Search the data below for "taken"; list each line that holds it.

### Dataset content:
== Segment start ==
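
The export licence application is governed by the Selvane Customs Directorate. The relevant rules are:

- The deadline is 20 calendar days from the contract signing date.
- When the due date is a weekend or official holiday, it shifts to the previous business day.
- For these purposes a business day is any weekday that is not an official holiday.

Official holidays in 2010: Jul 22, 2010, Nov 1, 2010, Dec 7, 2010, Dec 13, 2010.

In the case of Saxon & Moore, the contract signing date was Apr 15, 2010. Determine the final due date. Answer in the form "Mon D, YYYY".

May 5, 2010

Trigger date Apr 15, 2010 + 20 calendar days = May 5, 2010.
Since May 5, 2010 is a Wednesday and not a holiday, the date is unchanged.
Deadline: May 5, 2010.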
== Segment end ==
== Segment start ==
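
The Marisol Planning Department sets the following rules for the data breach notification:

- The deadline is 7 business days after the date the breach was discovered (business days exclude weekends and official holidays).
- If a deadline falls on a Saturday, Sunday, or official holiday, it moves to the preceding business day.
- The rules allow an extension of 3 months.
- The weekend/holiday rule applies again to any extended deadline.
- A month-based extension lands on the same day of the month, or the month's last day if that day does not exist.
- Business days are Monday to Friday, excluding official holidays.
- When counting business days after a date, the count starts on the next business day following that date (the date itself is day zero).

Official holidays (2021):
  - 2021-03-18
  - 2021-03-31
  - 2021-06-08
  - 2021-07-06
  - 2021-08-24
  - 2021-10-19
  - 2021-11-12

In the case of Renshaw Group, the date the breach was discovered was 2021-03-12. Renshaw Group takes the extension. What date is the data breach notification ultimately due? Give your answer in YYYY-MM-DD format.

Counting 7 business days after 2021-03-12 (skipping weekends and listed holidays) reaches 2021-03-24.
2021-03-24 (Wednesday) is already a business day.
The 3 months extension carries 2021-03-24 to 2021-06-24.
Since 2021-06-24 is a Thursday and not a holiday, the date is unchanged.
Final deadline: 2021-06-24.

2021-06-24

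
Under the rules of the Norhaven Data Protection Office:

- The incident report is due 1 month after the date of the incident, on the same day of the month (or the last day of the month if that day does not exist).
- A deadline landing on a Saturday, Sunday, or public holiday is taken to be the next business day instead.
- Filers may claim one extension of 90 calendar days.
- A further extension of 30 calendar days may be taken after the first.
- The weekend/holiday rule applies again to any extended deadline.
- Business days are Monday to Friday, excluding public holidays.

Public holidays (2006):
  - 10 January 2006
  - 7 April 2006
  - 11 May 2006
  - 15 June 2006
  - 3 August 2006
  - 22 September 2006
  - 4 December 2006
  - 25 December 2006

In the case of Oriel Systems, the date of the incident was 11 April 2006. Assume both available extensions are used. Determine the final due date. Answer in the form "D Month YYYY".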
== Segment end ==
### Exercise output:
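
- A deadline landing on a Saturday, Sunday, or public holiday is taken to be the next business day instead.
- A further extension of 30 calendar days may be taken after the first.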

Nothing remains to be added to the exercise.